Segment Start: PROVIDED DATA

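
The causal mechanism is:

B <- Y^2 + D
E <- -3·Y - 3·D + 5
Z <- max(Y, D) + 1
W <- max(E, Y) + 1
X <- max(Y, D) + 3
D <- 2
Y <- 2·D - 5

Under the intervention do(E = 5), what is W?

The intervention breaks the incoming arrows to E: E <- -3·Y - 3·D + 5 no longer applies, and E = 5.
Y = 2·D - 5  [with D=2]  = -1
W = max(E, Y) + 1  [with E=5, Y=-1]  = 6

6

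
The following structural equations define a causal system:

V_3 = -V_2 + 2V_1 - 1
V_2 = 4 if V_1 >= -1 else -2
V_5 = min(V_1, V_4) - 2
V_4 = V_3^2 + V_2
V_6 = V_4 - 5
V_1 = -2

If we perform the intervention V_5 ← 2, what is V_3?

do(V_5=2) replaces the equation V_5 = min(V_1, V_4) - 2 with the constant V_5 = 2.
V_3 is not downstream of the intervention, so its value is determined by the original equations.
V_2 = 4 if V_1 >= -1 else -2  [with V_1=-2]  = -2
V_3 = -V_2 + 2V_1 - 1  [with V_2=-2, V_1=-2]  = -3

-3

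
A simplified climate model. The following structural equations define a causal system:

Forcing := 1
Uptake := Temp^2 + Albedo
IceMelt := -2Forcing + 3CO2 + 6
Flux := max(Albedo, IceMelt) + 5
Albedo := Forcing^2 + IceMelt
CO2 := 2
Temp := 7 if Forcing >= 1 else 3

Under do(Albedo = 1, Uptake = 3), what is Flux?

15

Under do(Albedo = 1, Uptake = 3), each intervened variable's structural equation is replaced by its fixed value.
IceMelt = -2Forcing + 3CO2 + 6  [with Forcing=1, CO2=2]  = 10
Flux = max(Albedo, IceMelt) + 5  [with Albedo=1, IceMelt=10]  = 15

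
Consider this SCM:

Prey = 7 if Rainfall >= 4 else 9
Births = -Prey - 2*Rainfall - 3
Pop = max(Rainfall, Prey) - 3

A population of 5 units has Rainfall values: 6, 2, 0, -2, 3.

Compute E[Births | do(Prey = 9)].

-15.6

do(Prey=9) breaks Prey's dependence on Rainfall. With Prey=9 fixed, Births across the units is -24, -16, -12, -8, -18, mean -15.6.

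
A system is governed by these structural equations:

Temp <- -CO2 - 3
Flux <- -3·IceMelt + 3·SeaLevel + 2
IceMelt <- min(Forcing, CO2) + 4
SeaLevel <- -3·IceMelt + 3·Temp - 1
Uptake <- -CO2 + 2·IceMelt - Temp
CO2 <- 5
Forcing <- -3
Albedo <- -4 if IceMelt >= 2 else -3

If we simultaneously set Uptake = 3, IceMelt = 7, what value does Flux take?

Under do(Uptake = 3, IceMelt = 7), each intervened variable's structural equation is replaced by its fixed value.
Temp = -CO2 - 3  [with CO2=5]  = -8
SeaLevel = -3·IceMelt + 3·Temp - 1  [with IceMelt=7, Temp=-8]  = -46
Flux = -3·IceMelt + 3·SeaLevel + 2  [with IceMelt=7, SeaLevel=-46]  = -157

-157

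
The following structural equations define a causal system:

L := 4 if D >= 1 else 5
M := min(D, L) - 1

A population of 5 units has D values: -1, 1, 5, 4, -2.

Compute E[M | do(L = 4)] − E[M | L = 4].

-1.8

Under do(L=4), L's equation is replaced by L=4 for every unit. Per-unit M: -2, 0, 3, 3, -3. Mean = 0.2.
E[M|L=4] averages over only the 3 units with L=4 (D = 1, 5, 4): M = 0, 3, 3, mean 2.
Difference = 0.2 − 2 = -1.8.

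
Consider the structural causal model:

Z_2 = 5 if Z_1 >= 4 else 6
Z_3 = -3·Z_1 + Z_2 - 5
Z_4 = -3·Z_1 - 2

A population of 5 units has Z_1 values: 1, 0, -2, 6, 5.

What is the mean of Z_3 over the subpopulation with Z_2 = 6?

Observing Z_2=6 restricts to units where Z_2's equation naturally yields 6: Z_1 ∈ {1, 0, -2}. In that subpopulation Z_3 = -2, 1, 7, mean 2.

2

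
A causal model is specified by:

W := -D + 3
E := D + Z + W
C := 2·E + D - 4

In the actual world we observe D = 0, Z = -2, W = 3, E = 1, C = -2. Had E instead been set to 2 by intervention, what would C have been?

0

Intervening sets E = 2 and removes its equation (E := D + Z + W).
C = 2·E + D - 4  [with E=2, D=0]  = 0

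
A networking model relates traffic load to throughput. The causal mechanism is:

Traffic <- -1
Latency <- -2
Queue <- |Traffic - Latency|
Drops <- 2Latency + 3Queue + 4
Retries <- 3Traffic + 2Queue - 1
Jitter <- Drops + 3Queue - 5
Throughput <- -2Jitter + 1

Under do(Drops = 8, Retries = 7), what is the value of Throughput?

-11

Under do(Drops = 8, Retries = 7), each intervened variable's structural equation is replaced by its fixed value.
Queue = |Traffic - Latency|  [with Traffic=-1, Latency=-2]  = 1
Jitter = Drops + 3Queue - 5  [with Drops=8, Queue=1]  = 6
Throughput = -2Jitter + 1  [with Jitter=6]  = -11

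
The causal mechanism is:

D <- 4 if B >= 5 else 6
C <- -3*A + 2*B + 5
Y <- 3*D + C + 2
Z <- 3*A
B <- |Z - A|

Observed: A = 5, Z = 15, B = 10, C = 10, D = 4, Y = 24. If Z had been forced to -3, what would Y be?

20

Under do(Z=-3), the mechanism Z <- 3*A is discarded; Z is fixed at -3.
B = |Z - A|  [with Z=-3, A=5]  = 8
C = -3*A + 2*B + 5  [with A=5, B=8]  = 6
D = 4 if B >= 5 else 6  [with B=8]  = 4
Y = 3*D + C + 2  [with D=4, C=6]  = 20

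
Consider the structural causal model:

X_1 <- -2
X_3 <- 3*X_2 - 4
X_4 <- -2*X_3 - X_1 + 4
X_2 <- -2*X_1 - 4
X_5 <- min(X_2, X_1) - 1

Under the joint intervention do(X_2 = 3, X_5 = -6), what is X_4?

The joint intervention fixes X_2 = 3, X_5 = -6, removing each variable's own equation.
X_3 = 3*X_2 - 4  [with X_2=3]  = 5
X_4 = -2*X_3 - X_1 + 4  [with X_3=5, X_1=-2]  = -4

-4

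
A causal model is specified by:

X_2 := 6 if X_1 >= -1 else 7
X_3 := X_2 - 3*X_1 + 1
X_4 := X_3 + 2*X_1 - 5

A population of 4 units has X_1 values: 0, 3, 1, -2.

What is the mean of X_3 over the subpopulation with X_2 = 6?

E[X_3|X_2=6] averages over only the 3 units with X_2=6 (X_1 = 0, 3, 1): X_3 = 7, -2, 4, mean 3.

3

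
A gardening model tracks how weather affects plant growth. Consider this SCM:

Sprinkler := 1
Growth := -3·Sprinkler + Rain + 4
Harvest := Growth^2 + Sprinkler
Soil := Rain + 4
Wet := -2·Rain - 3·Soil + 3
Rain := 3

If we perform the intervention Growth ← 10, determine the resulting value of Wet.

The intervention breaks the incoming arrows to Growth: Growth := -3·Sprinkler + Rain + 4 no longer applies, and Growth = 10.
Since Wet is not a descendant of the intervened variable, it is unaffected.
Soil = Rain + 4  [with Rain=3]  = 7
Wet = -2·Rain - 3·Soil + 3  [with Rain=3, Soil=7]  = -24

-24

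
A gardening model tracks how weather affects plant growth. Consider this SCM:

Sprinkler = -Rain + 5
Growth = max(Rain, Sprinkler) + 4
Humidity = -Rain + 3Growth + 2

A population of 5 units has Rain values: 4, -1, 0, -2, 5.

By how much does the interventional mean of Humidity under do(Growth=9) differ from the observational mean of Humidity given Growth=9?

The intervention sets Growth=9 in all 5 units regardless of Rain. Recomputing Humidity per unit gives 25, 30, 29, 31, 24; average 27.8.
Observing Growth=9 restricts to units where Growth's equation naturally yields 9: Rain ∈ {0, 5}. In that subpopulation Humidity = 29, 24, mean 26.5.
Difference = 27.8 − 26.5 = 1.3.

1.3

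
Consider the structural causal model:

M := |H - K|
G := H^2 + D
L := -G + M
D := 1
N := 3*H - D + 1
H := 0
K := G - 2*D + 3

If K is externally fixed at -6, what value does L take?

5

Under do(K=-6), the mechanism K := G - 2*D + 3 is discarded; K is fixed at -6.
G = H^2 + D  [with H=0, D=1]  = 1
M = |H - K|  [with H=0, K=-6]  = 6
L = -G + M  [with G=1, M=6]  = 5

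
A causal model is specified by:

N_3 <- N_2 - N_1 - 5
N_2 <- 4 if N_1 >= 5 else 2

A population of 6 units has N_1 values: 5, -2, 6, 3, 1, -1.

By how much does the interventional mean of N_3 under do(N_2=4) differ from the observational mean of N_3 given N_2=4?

3.5

Every unit gets N_2=4 under the intervention. N_3 values become -6, 1, -7, -4, -2, 0; E[N_3|do(N_2=4)] = -3.
E[N_3|N_2=4] averages over only the 2 units with N_2=4 (N_1 = 5, 6): N_3 = -6, -7, mean -6.5.
Difference = -3 − (-6.5) = 3.5.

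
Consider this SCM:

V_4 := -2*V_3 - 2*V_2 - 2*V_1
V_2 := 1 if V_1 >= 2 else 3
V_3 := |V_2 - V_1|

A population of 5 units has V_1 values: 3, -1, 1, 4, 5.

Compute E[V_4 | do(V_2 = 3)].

-14.4

Every unit gets V_2=3 under the intervention. V_4 values become -12, -12, -12, -16, -20; E[V_4|do(V_2=3)] = -14.4.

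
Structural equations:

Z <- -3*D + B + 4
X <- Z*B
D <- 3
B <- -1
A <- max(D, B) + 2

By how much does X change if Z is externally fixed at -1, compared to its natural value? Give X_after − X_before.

Intervening sets Z = -1 and removes its equation (Z <- -3*D + B + 4).
X = Z*B  [with Z=-1, B=-1]  = 1
Without intervention: Z = -3*D + B + 4  [with D=3, B=-1]  = -6; X = Z*B  [with Z=-6, B=-1]  = 6.
Change = 1 − 6 = -5.

-5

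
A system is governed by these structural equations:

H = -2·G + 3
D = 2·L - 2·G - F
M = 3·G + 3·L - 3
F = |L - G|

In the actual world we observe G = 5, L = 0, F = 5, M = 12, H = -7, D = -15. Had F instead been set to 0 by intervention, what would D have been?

-10

The intervention breaks the incoming arrows to F: F = |L - G| no longer applies, and F = 0.
D = 2·L - 2·G - F  [with L=0, G=5, F=0]  = -10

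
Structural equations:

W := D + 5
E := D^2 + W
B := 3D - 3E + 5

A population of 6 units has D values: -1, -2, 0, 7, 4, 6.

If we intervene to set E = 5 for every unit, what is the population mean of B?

-3

Under do(E=5), E's equation is replaced by E=5 for every unit. Per-unit B: -13, -16, -10, 11, 2, 8. Mean = -3.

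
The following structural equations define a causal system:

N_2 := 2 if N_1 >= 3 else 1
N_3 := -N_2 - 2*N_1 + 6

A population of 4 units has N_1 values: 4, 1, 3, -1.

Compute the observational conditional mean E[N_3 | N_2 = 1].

5

E[N_3|N_2=1] averages over only the 2 units with N_2=1 (N_1 = 1, -1): N_3 = 3, 7, mean 5.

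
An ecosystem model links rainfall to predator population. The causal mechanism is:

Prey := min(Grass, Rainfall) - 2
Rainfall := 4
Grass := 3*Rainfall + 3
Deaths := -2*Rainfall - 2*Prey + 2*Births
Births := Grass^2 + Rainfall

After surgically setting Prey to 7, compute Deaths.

do(Prey=7) replaces the equation Prey := min(Grass, Rainfall) - 2 with the constant Prey = 7.
Grass = 3*Rainfall + 3  [with Rainfall=4]  = 15
Births = Grass^2 + Rainfall  [with Grass=15, Rainfall=4]  = 229
Deaths = -2*Rainfall - 2*Prey + 2*Births  [with Rainfall=4, Prey=7, Births=229]  = 436

436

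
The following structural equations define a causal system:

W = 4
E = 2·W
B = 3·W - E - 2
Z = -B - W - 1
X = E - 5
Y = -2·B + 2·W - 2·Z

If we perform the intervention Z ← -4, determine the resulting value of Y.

Under do(Z=-4), the mechanism Z = -B - W - 1 is discarded; Z is fixed at -4.
E = 2·W  [with W=4]  = 8
B = 3·W - E - 2  [with W=4, E=8]  = 2
Y = -2·B + 2·W - 2·Z  [with B=2, W=4, Z=-4]  = 12

12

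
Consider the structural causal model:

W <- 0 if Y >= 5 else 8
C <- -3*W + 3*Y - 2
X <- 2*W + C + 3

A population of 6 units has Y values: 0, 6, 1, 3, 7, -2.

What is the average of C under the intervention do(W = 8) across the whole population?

The intervention sets W=8 in all 6 units regardless of Y. Recomputing C per unit gives -26, -8, -23, -17, -5, -32; average -18.5.

-18.5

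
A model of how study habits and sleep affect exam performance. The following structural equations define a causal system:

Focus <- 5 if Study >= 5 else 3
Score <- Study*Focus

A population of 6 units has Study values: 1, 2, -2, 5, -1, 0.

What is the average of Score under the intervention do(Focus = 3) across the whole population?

2.5

The intervention sets Focus=3 in all 6 units regardless of Study. Recomputing Score per unit gives 3, 6, -6, 15, -3, 0; average 2.5.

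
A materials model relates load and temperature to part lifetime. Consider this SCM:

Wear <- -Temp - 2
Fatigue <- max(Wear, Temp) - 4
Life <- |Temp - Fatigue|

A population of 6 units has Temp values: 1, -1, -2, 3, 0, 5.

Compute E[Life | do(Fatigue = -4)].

5

Every unit gets Fatigue=-4 under the intervention. Life values become 5, 3, 2, 7, 4, 9; E[Life|do(Fatigue=-4)] = 5.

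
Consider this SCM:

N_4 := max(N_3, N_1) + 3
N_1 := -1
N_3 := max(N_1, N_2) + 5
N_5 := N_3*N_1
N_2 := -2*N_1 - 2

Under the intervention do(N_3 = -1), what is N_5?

1

do(N_3=-1) replaces the equation N_3 := max(N_1, N_2) + 5 with the constant N_3 = -1.
N_5 = N_3*N_1  [with N_3=-1, N_1=-1]  = 1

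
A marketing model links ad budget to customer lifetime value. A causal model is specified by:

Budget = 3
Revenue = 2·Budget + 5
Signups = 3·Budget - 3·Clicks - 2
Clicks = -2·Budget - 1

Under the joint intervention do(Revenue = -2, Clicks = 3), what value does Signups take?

-2

Setting Revenue = -2, Clicks = 3 by intervention discards those variables' equations.
Signups = 3·Budget - 3·Clicks - 2  [with Budget=3, Clicks=3]  = -2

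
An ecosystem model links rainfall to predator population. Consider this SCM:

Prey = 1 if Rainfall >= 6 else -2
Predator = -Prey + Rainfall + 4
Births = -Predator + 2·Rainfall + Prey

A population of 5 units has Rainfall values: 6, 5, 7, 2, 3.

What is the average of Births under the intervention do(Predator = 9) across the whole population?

Under do(Predator=9), Predator's equation is replaced by Predator=9 for every unit. Per-unit Births: 4, -1, 6, -7, -5. Mean = -0.6.

-0.6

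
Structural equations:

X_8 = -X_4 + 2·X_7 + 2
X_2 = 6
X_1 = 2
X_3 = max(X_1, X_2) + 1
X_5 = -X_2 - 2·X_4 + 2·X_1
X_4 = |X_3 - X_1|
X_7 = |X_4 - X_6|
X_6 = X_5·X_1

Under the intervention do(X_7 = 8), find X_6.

-24

Intervening sets X_7 = 8 and removes its equation (X_7 = |X_4 - X_6|).
Since X_6 is not a descendant of the intervened variable, it is unaffected.
X_3 = max(X_1, X_2) + 1  [with X_1=2, X_2=6]  = 7
X_4 = |X_3 - X_1|  [with X_3=7, X_1=2]  = 5
X_5 = -X_2 - 2·X_4 + 2·X_1  [with X_2=6, X_4=5, X_1=2]  = -12
X_6 = X_5·X_1  [with X_5=-12, X_1=2]  = -24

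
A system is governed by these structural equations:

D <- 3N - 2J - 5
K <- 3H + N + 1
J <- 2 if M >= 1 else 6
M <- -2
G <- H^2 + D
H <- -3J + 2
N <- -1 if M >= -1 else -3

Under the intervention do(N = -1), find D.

-20

The intervention breaks the incoming arrows to N: N <- -1 if M >= -1 else -3 no longer applies, and N = -1.
J = 2 if M >= 1 else 6  [with M=-2]  = 6
D = 3N - 2J - 5  [with N=-1, J=6]  = -20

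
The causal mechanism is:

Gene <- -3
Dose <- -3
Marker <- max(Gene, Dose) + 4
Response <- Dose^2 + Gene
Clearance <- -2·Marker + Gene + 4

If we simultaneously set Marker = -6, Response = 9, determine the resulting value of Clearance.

13

Setting Marker = -6, Response = 9 by intervention discards those variables' equations.
Clearance = -2·Marker + Gene + 4  [with Marker=-6, Gene=-3]  = 13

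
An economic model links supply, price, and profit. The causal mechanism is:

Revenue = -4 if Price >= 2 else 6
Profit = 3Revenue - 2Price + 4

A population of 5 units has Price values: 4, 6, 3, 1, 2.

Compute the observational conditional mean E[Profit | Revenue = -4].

-15.5

E[Profit|Revenue=-4] averages over only the 4 units with Revenue=-4 (Price = 4, 6, 3, 2): Profit = -16, -20, -14, -12, mean -15.5.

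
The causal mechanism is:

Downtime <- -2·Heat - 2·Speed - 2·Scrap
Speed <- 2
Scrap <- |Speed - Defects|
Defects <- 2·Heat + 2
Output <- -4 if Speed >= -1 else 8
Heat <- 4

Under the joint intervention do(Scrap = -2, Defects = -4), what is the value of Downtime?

-8

The joint intervention fixes Scrap = -2, Defects = -4, removing each variable's own equation.
Downtime = -2·Heat - 2·Speed - 2·Scrap  [with Heat=4, Speed=2, Scrap=-2]  = -8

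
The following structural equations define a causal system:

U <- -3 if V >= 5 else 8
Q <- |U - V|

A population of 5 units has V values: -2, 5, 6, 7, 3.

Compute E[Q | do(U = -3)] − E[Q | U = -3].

Every unit gets U=-3 under the intervention. Q values become 1, 8, 9, 10, 6; E[Q|do(U=-3)] = 6.8.
Observing U=-3 restricts to units where U's equation naturally yields -3: V ∈ {5, 6, 7}. In that subpopulation Q = 8, 9, 10, mean 9.
Difference = 6.8 − 9 = -2.2.

-2.2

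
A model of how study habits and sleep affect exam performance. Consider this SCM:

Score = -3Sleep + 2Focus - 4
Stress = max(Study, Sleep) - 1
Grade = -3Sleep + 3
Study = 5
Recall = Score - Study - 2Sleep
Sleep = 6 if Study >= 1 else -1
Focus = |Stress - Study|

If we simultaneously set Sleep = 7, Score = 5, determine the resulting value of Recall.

Setting Sleep = 7, Score = 5 by intervention discards those variables' equations.
Recall = Score - Study - 2Sleep  [with Score=5, Study=5, Sleep=7]  = -14

-14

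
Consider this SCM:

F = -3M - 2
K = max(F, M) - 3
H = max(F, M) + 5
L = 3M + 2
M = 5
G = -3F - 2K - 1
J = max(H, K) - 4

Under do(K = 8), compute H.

10

Under do(K=8), the mechanism K = max(F, M) - 3 is discarded; K is fixed at 8.
Since H is not a descendant of the intervened variable, it is unaffected.
F = -3M - 2  [with M=5]  = -17
H = max(F, M) + 5  [with F=-17, M=5]  = 10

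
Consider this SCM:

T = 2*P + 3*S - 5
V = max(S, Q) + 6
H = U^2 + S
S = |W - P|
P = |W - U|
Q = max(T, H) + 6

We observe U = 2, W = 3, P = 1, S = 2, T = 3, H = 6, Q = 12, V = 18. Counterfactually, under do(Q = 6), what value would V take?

do(Q=6) replaces the equation Q = max(T, H) + 6 with the constant Q = 6.
P = |W - U|  [with W=3, U=2]  = 1
S = |W - P|  [with W=3, P=1]  = 2
V = max(S, Q) + 6  [with S=2, Q=6]  = 12

12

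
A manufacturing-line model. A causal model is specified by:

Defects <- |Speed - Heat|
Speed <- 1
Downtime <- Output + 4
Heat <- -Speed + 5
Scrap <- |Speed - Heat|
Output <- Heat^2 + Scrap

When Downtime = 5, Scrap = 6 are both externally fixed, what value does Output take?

Setting Downtime = 5, Scrap = 6 by intervention discards those variables' equations.
Heat = -Speed + 5  [with Speed=1]  = 4
Output = Heat^2 + Scrap  [with Heat=4, Scrap=6]  = 22

22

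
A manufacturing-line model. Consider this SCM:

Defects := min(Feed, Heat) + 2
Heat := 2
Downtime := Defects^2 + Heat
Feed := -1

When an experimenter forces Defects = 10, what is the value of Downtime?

102

The intervention breaks the incoming arrows to Defects: Defects := min(Feed, Heat) + 2 no longer applies, and Defects = 10.
Downtime = Defects^2 + Heat  [with Defects=10, Heat=2]  = 102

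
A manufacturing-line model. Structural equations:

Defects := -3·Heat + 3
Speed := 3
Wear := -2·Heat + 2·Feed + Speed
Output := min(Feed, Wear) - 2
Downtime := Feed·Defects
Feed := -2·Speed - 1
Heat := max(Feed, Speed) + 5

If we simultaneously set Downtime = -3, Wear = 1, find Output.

-9

Setting Downtime = -3, Wear = 1 by intervention discards those variables' equations.
Feed = -2·Speed - 1  [with Speed=3]  = -7
Output = min(Feed, Wear) - 2  [with Feed=-7, Wear=1]  = -9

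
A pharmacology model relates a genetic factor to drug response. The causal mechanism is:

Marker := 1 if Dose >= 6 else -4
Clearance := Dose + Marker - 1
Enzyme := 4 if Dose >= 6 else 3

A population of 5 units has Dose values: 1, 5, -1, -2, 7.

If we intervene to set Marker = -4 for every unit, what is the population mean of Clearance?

-3

Under do(Marker=-4), Marker's equation is replaced by Marker=-4 for every unit. Per-unit Clearance: -4, 0, -6, -7, 2. Mean = -3.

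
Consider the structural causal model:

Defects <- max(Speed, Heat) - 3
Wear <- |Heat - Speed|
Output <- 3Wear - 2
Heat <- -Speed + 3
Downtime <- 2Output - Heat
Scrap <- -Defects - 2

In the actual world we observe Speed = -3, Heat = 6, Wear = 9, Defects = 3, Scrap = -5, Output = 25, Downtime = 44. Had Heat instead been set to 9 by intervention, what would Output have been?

34

Under do(Heat=9), the mechanism Heat <- -Speed + 3 is discarded; Heat is fixed at 9.
Wear = |Heat - Speed|  [with Heat=9, Speed=-3]  = 12
Output = 3Wear - 2  [with Wear=12]  = 34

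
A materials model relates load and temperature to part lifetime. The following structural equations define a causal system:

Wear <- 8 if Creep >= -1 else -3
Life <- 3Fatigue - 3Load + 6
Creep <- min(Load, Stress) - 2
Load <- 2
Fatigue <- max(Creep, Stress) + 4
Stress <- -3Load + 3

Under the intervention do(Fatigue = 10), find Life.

The intervention breaks the incoming arrows to Fatigue: Fatigue <- max(Creep, Stress) + 4 no longer applies, and Fatigue = 10.
Life = 3Fatigue - 3Load + 6  [with Fatigue=10, Load=2]  = 30

30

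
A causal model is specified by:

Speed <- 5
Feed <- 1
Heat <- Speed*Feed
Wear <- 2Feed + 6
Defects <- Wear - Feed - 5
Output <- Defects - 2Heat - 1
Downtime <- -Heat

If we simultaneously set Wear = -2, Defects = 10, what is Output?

The joint intervention fixes Wear = -2, Defects = 10, removing each variable's own equation.
Heat = Speed*Feed  [with Speed=5, Feed=1]  = 5
Output = Defects - 2Heat - 1  [with Defects=10, Heat=5]  = -1

-1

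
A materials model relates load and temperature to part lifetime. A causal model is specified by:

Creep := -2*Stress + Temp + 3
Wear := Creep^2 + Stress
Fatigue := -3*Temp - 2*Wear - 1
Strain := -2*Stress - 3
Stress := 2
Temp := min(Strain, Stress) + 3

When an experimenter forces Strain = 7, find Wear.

18

do(Strain=7) replaces the equation Strain := -2*Stress - 3 with the constant Strain = 7.
Temp = min(Strain, Stress) + 3  [with Strain=7, Stress=2]  = 5
Creep = -2*Stress + Temp + 3  [with Stress=2, Temp=5]  = 4
Wear = Creep^2 + Stress  [with Creep=4, Stress=2]  = 18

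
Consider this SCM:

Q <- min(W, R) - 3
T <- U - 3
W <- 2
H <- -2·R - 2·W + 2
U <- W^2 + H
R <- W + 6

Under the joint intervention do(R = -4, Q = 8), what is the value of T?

Setting R = -4, Q = 8 by intervention discards those variables' equations.
H = -2·R - 2·W + 2  [with R=-4, W=2]  = 6
U = W^2 + H  [with W=2, H=6]  = 10
T = U - 3  [with U=10]  = 7

7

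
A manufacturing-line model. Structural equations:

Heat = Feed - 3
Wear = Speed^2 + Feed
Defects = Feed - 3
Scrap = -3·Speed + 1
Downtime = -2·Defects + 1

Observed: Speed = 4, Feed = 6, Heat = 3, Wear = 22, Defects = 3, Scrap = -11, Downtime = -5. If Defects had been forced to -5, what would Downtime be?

Under do(Defects=-5), the mechanism Defects = Feed - 3 is discarded; Defects is fixed at -5.
Downtime = -2·Defects + 1  [with Defects=-5]  = 11

11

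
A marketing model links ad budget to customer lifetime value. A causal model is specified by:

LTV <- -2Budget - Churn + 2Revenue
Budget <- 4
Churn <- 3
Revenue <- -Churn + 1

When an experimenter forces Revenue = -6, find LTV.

-23

The intervention breaks the incoming arrows to Revenue: Revenue <- -Churn + 1 no longer applies, and Revenue = -6.
LTV = -2Budget - Churn + 2Revenue  [with Budget=4, Churn=3, Revenue=-6]  = -23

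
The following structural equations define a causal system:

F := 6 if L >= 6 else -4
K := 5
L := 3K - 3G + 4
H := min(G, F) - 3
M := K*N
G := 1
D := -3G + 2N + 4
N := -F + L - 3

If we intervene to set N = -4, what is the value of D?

do(N=-4) replaces the equation N := -F + L - 3 with the constant N = -4.
D = -3G + 2N + 4  [with G=1, N=-4]  = -7

-7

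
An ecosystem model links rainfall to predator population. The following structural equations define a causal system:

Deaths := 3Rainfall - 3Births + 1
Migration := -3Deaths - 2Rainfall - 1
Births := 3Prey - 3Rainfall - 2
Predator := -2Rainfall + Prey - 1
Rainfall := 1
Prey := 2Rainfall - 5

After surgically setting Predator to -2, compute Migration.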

Segment End: PROVIDED DATA

* **TASK BRIEF**
The reply should consist solely of the lines above from the one that has "part lifetime. A" through the one that has "Temp := min(Strain, Stress) + 3", reproduced exactly.

* **RESULT FOR THIS EXERCISE**
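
A materials model relates load and temperature to part lifetime. A causal model is specified by:

Creep := -2*Stress + Temp + 3
Wear := Creep^2 + Stress
Fatigue := -3*Temp - 2*Wear - 1
Strain := -2*Stress - 3
Stress := 2
Temp := min(Strain, Stress) + 3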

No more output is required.